■ About this task
Report the number of lines in the entries below that include the word "onsets", and nothing else.

■ Saved entries
---------------
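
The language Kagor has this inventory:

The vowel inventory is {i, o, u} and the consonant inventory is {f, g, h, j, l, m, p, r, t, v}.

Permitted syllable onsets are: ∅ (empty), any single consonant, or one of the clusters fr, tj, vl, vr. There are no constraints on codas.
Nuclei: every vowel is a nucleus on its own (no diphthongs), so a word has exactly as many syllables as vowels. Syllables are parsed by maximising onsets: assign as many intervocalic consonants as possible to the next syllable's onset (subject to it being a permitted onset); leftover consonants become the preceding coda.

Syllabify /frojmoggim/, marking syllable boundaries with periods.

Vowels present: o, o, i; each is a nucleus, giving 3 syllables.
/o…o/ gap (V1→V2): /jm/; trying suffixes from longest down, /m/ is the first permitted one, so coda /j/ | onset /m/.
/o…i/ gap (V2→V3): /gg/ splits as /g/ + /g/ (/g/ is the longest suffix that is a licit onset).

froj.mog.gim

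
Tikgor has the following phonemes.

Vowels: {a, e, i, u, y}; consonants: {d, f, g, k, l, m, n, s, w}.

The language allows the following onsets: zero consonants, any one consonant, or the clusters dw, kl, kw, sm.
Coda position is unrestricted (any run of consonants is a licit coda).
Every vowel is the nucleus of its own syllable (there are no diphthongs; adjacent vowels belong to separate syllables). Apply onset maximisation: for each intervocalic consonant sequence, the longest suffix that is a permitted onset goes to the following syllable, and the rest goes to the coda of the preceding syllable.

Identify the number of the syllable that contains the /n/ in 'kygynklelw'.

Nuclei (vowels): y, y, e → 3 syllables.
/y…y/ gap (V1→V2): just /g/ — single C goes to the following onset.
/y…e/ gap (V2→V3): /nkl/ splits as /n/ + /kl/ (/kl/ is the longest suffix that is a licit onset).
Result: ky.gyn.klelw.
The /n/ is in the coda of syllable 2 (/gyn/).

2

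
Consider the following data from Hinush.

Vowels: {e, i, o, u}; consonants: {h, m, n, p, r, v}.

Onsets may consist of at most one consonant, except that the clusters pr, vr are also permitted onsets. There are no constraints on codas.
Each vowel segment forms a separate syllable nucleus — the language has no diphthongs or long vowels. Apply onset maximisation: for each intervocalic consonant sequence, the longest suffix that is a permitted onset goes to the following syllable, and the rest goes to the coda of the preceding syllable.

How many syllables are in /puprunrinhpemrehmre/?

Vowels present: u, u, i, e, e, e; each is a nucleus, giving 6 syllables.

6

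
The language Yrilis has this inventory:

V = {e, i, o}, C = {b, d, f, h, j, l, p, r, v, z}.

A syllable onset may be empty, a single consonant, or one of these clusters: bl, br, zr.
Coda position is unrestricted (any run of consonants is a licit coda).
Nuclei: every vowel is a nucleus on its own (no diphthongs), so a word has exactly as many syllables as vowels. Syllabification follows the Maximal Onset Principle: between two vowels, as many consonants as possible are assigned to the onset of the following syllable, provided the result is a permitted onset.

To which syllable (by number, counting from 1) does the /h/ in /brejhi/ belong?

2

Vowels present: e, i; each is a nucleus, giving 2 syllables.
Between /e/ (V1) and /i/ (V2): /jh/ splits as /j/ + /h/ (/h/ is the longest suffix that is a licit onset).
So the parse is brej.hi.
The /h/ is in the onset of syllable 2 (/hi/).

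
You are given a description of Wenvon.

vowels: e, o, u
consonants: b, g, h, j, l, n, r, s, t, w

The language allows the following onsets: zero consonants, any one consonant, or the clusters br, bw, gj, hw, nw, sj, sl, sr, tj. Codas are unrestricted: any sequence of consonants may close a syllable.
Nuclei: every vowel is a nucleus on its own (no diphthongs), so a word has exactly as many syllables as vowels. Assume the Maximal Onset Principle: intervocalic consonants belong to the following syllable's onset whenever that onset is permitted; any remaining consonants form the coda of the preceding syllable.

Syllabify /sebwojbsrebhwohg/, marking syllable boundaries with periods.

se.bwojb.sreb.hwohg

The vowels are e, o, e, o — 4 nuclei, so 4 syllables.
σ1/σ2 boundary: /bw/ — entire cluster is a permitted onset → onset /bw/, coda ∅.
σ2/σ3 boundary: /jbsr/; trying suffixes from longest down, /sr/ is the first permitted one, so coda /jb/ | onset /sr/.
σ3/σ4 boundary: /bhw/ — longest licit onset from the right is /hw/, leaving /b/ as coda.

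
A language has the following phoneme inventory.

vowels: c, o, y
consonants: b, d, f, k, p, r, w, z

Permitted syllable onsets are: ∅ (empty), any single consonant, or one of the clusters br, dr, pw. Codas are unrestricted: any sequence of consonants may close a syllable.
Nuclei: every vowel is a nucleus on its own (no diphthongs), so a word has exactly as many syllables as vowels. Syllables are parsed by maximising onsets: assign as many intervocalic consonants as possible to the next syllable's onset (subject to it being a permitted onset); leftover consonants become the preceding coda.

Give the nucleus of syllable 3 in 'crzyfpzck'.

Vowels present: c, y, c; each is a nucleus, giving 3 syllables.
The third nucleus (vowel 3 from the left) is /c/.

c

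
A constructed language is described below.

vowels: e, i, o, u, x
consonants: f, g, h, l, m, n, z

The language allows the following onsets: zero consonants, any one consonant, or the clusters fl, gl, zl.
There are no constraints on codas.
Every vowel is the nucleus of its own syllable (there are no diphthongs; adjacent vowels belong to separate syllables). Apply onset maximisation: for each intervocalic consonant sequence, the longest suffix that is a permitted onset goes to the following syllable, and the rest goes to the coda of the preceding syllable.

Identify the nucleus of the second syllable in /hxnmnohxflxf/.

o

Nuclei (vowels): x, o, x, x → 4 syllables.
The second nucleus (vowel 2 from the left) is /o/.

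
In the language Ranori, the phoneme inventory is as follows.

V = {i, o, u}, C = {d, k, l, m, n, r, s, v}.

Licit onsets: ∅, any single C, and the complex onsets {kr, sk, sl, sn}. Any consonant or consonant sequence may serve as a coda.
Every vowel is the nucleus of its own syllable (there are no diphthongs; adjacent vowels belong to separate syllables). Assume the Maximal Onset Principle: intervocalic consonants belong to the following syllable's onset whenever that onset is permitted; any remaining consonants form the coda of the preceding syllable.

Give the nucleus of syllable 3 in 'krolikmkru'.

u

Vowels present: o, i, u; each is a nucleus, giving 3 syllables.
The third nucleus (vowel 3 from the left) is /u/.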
---------------
■ Expected answer
9